• **ACTIVITY**: Extract the lines that carry the string "below" from the listing.

• **SUPPLIED ENTRIES**:

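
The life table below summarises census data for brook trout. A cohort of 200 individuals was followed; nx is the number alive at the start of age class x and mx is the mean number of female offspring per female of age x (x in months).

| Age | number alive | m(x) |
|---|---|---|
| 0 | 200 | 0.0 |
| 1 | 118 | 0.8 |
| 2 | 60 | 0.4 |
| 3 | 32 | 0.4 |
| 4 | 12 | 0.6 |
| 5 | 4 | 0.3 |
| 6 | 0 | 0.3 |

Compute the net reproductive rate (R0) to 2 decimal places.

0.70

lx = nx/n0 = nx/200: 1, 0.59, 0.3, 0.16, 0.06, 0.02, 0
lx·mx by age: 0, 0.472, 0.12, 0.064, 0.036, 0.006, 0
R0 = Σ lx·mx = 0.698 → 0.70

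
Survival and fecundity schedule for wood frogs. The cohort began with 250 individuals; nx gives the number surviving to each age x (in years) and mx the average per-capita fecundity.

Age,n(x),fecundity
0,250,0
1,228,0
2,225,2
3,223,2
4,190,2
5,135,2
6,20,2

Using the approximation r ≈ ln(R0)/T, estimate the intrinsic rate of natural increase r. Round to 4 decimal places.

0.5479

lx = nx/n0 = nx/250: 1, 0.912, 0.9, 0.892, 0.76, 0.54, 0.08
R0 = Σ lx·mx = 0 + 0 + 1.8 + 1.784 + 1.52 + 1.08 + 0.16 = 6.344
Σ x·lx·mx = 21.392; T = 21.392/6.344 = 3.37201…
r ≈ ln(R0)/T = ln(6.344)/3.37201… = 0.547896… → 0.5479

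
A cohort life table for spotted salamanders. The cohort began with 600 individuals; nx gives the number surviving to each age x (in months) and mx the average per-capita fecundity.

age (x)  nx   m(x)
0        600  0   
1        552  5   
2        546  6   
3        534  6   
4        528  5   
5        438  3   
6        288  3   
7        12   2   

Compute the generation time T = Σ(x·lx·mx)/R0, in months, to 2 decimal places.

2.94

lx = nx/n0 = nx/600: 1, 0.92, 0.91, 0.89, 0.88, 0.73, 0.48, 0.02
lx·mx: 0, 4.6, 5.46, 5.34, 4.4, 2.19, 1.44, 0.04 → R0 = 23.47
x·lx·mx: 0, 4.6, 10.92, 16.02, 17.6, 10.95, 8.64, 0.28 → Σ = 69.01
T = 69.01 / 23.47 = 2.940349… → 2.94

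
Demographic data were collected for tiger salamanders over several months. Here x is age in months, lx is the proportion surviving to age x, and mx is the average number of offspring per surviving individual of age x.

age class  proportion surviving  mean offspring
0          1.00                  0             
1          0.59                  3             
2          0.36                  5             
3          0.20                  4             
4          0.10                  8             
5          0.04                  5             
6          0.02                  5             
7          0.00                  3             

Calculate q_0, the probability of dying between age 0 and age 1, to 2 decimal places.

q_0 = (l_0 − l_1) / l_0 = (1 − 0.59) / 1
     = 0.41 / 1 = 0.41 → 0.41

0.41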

--

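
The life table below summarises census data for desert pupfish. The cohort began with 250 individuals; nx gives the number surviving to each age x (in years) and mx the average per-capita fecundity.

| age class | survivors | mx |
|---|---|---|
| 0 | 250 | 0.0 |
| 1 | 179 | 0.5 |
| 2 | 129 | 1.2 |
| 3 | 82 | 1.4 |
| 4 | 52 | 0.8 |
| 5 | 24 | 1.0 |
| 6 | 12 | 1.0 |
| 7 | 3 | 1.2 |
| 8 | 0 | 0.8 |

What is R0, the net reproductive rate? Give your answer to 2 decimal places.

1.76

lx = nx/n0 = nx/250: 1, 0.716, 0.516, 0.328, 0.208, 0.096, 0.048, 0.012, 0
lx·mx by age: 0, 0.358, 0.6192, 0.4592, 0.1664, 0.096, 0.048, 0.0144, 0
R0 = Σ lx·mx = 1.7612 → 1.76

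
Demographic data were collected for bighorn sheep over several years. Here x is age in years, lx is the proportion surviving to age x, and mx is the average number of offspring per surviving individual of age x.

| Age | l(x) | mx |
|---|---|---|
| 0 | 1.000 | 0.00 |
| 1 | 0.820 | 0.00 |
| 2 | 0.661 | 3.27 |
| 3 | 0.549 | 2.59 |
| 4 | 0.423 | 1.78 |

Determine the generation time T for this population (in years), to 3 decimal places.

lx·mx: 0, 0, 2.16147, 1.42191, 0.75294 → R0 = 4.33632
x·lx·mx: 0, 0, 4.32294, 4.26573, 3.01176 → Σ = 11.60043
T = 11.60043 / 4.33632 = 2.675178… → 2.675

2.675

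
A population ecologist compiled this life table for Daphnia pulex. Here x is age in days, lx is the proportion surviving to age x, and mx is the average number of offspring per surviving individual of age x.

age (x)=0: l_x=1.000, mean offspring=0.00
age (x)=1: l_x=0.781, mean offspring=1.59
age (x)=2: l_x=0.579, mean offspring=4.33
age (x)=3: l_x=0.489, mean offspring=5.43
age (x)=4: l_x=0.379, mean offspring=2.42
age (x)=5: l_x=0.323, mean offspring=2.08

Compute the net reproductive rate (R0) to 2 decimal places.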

• **TASK RESPONSE**:
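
The life table below summarises census data for brook trout. A cohort of 200 individuals was followed; nx is the number alive at the start of age class x and mx is the mean number of female offspring per female of age x (x in months).
The life table below summarises census data for desert pupfish. The cohort began with 250 individuals; nx gives the number surviving to each age x (in years) and mx the average per-capita fecundity.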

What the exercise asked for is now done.